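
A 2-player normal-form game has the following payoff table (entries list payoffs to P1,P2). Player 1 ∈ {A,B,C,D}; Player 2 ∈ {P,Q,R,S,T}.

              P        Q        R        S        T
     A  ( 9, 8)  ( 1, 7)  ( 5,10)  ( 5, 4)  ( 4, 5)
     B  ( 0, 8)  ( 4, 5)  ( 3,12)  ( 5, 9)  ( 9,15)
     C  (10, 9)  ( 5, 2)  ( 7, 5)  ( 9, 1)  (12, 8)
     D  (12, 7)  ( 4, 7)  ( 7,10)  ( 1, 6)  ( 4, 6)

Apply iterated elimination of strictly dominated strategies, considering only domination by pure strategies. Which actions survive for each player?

Survivors P1:{C,D} P2:{P,R}

P1 drop A (C beats it: P:10>9 Q:5>1 R:7>5 S:9>5 T:12>4)
P1 drop B (C beats it: P:10>0 Q:5>4 R:7>3 S:9>5 T:12>9)
P2 drop Q (R beats it: C:5>2 D:10>7)
P2 drop S (P beats it: C:9>1 D:7>6)
P2 drop T (P beats it: C:9>8 D:7>6)
P1→{C,D} P2→{P,R}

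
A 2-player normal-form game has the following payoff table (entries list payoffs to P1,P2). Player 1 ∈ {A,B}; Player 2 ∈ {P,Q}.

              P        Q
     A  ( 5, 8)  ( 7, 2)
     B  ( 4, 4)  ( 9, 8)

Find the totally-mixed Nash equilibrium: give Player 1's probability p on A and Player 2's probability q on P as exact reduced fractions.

P1 indiff ⇒ q·5+(1-q)·7 = q·4+(1-q)·9 ⇒ q(1) = (1-q)(2) ⇒ q = 2/3
P2 indiff ⇒ p·8+(1-p)·4 = p·2+(1-p)·8 ⇒ p(6) = (1-p)(4) ⇒ p = 2/5

P1 mixes 2/5 on A; P2 mixes 2/3 on P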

──────────────────────────────

▶ TRY IT: Spot the lines above that mention "entries" and copy them.

▶ YOUR SOLUTION:
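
A 2-player normal-form game has the following payoff table (entries list payoffs to P1,P2). Player 1 ∈ {A,B,C,D}; Player 2 ∈ {P,Q,R,S,T}.
A 2-player normal-form game has the following payoff table (entries list payoffs to P1,P2). Player 1 ∈ {A,B}; Player 2 ∈ {P,Q}.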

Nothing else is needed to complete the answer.